■ **What to do**
Please copy every record exactly as it is written.

■ **Supplied records**
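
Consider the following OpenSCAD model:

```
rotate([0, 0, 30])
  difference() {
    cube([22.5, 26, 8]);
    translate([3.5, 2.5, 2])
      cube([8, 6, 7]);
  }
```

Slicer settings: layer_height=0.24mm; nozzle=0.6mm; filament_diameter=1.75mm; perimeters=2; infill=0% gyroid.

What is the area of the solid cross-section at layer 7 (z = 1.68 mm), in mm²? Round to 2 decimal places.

At z = 1.68 mm: the cube (footprint 22.5×26) is included at this height (area 585.00 mm²); the cube at (3.5, 2.5) is absent (z outside [2, 9]); Taking the first minus the rest: none of the subtracted shapes is present at this height, so the 22.5×26 cube is unchanged — area = 585.00 mm²; (rotated 30° about Z; rotation is an isometry so areas/perimeters/island counts are preserved). Overall, the cross-section is a single solid region. Net area = 585.00 mm².

585.00 mm²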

■ **Exercise result**
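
Consider the following OpenSCAD model:

```
rotate([0, 0, 30])
  difference() {
    cube([22.5, 26, 8]);
    translate([3.5, 2.5, 2])
      cube([8, 6, 7]);
  }
```

Slicer settings: layer_height=0.24mm; nozzle=0.6mm; filament_diameter=1.75mm; perimeters=2; infill=0% gyroid.

What is the area of the solid cross-section at layer 7 (z = 1.68 mm), in mm²? Round to 2 decimal places.

At z = 1.68 mm: the cube (footprint 22.5×26) is included at this height (area 585.00 mm²); the cube at (3.5, 2.5) is absent (z outside [2, 9]); Taking the first minus the rest: none of the subtracted shapes is present at this height, so the 22.5×26 cube is unchanged — area = 585.00 mm²; (rotated 30° about Z; rotation is an isometry so areas/perimeters/island counts are preserved). Overall, the cross-section is a single solid region. Net area = 585.00 mm².

585.00 mm²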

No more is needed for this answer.